> **Information supplied**:
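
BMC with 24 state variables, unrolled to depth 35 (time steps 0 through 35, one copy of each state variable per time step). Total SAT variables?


BMC unrolls to depth k, creating one copy of each state var for steps 0..k.
Step count = 35 + 1 = 36 (steps 0 through 35)
Vars per step = 24
Total = 24 * 36 = 864

864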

> **What the task requires**: Repeat the listing in its entirety, keeping each line as it is.

> **Solution for this task**:
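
BMC with 24 state variables, unrolled to depth 35 (time steps 0 through 35, one copy of each state variable per time step). Total SAT variables?


BMC unrolls to depth k, creating one copy of each state var for steps 0..k.
Step count = 35 + 1 = 36 (steps 0 through 35)
Vars per step = 24
Total = 24 * 36 = 864

864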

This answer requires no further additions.